• [YOUR INSTRUCTIONS]: Scan the records for the word "years". Return each line where it is found.

• [SUPPLIED INFORMATION]:

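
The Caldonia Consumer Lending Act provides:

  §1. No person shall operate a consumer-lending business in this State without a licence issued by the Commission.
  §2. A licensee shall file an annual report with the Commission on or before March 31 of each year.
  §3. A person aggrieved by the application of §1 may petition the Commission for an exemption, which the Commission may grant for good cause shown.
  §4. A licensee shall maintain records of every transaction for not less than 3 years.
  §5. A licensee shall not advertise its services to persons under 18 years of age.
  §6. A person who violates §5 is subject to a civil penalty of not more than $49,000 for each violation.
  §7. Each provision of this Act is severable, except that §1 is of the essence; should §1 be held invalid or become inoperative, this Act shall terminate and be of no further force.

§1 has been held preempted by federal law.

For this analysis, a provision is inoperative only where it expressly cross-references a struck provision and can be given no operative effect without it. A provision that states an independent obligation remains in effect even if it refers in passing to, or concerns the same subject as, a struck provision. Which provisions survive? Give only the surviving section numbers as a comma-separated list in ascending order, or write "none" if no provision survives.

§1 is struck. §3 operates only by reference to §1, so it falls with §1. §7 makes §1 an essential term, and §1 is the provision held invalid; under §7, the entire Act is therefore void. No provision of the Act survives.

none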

• [RESULT OF THE TASK]:
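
  §4. A licensee shall maintain records of every transaction for not less than 3 years.
  §5. A licensee shall not advertise its services to persons under 18 years of age.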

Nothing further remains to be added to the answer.